Copy exactly the lines of the data below that run from the line holding "Using the MGF, compute" through the line holding "Let X be a Binomial(m=4, p=1/2)", both ends included.
··· DATASET RECORDS
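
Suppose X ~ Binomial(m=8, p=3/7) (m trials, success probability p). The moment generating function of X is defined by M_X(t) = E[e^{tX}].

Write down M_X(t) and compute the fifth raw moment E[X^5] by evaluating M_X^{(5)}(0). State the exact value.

M_X(t) = (3*e^(t)/7 + 4/7)^8

E[X^5] = d^5M/dt^5 |_{t=0} = 3560352/2401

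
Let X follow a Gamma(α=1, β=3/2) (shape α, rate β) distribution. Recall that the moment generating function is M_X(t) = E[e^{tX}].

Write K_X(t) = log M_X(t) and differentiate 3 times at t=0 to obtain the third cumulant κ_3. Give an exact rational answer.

κ_3 = d^3K/dt^3 |_{t=0} = 16/27

M_X(t) = 3/(2*(3/2 - t))
K_X(t) = log M_X(t) = -log(3/2 - t) - log(2) + log(3)
dK/dt = -2/(2*t - 3)
d^2K/dt^2 = 4/(4*t^2 - 12*t + 9)
d^3K/dt^3 = -16/(8*t^3 - 36*t^2 + 54*t - 27)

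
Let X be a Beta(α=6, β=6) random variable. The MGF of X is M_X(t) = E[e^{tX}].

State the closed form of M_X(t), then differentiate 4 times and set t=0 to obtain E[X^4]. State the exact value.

E[X^4] = M′′′′(0) = 6/65

M_X(t) = ₁F₁(6; 12; t)
M′(t) = ₁F₁(7; 13; t)/2
M′′(t) = 7*₁F₁(8; 14; t)/26
M′′′(t) = 2*₁F₁(9; 15; t)/13
M′′′′(t) = 6*₁F₁(10; 16; t)/65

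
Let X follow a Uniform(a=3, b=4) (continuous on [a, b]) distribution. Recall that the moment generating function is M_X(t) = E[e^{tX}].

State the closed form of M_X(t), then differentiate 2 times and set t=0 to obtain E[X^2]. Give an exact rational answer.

M_X(t) = (e^(4*t) - e^(3*t))/t
D^2[M](t) = (16*t^2*e^(4*t) - 9*t^2*e^(3*t) - 8*t*e^(4*t) + 6*t*e^(3*t) + 2*e^(4*t) - 2*e^(3*t))/t^3

E[X^2] = D^2[M](0) = 37/3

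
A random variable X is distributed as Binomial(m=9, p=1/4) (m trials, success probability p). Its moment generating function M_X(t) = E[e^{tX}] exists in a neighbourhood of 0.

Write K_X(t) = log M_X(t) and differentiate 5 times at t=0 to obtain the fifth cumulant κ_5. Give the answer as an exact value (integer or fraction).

M_X(t) = (e^(t)/4 + 3/4)^9
K_X(t) = log M_X(t) = 9*log(e^(t)/4 + 3/4)
D^5[K](t) = (-27*e^(4*t) + 891*e^(3*t) - 2673*e^(2*t) + 729*e^(t))/(e^(5*t) + 15*e^(4*t) + 90*e^(3*t) + 270*e^(2*t) + 405*e^(t) + 243)

κ_5 = D^5[K](0) = -135/128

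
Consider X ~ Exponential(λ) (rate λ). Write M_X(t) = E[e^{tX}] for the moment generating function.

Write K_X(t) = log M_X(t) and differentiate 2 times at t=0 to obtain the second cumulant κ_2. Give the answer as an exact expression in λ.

M_X(t) = λ/(λ - t)
K_X(t) = log M_X(t) = log(λ) - log(λ - t)
dK/dt = -1/(-λ + t)
d^2K/dt^2 = 1/(λ^2 - 2*λ*t + t^2)

κ_2 = d^2K/dt^2 |_{t=0} = λ^(-2)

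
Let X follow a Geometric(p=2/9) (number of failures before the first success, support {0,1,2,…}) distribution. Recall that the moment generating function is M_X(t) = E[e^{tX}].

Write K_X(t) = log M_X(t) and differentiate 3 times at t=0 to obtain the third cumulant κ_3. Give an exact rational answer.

κ_3 = K′′′(0) = 126

M_X(t) = 2/(9*(1 - 7*e^(t)/9))
K_X(t) = log M_X(t) = -log(1 - 7*e^(t)/9) - 2*log(3) + log(2)
K′(t) = -7*e^(t)/(7*e^(t) - 9)
K′′(t) = 63*e^(t)/(49*e^(2*t) - 126*e^(t) + 81)
K′′′(t) = (-441*e^(2*t) - 567*e^(t))/(343*e^(3*t) - 1323*e^(2*t) + 1701*e^(t) - 729)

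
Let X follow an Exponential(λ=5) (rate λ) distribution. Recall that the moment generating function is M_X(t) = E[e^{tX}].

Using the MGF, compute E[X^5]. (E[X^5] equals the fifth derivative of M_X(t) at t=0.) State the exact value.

M_X(t) = 5/(5 - t)
dM/dt = 5/(t^2 - 10*t + 25)
d^2M/dt^2 = -10/(t^3 - 15*t^2 + 75*t - 125)
d^3M/dt^3 = 30/(t^4 - 20*t^3 + 150*t^2 - 500*t + 625)
d^4M/dt^4 = -120/(t^5 - 25*t^4 + 250*t^3 - 1250*t^2 + 3125*t - 3125)
d^5M/dt^5 = 600/(t^6 - 30*t^5 + 375*t^4 - 2500*t^3 + 9375*t^2 - 18750*t + 15625)

E[X^5] = d^5M/dt^5 |_{t=0} = 24/625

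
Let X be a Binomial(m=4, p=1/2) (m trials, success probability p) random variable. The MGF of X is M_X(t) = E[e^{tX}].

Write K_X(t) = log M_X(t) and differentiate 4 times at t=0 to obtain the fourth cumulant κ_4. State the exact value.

M_X(t) = (e^(t)/2 + 1/2)^4
K_X(t) = log M_X(t) = 4*log(e^(t)/2 + 1/2)
D^4[K](t) = (4*e^(3*t) - 16*e^(2*t) + 4*e^(t))/(e^(4*t) + 4*e^(3*t) + 6*e^(2*t) + 4*e^(t) + 1)

κ_4 = D^4[K](0) = -1/2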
······
OUTPUT BELOW —
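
Using the MGF, compute E[X^5]. (E[X^5] equals the fifth derivative of M_X(t) at t=0.) State the exact value.

M_X(t) = 5/(5 - t)
dM/dt = 5/(t^2 - 10*t + 25)
d^2M/dt^2 = -10/(t^3 - 15*t^2 + 75*t - 125)
d^3M/dt^3 = 30/(t^4 - 20*t^3 + 150*t^2 - 500*t + 625)
d^4M/dt^4 = -120/(t^5 - 25*t^4 + 250*t^3 - 1250*t^2 + 3125*t - 3125)
d^5M/dt^5 = 600/(t^6 - 30*t^5 + 375*t^4 - 2500*t^3 + 9375*t^2 - 18750*t + 15625)

E[X^5] = d^5M/dt^5 |_{t=0} = 24/625

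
Let X be a Binomial(m=4, p=1/2) (m trials, success probability p) random variable. The MGF of X is M_X(t) = E[e^{tX}].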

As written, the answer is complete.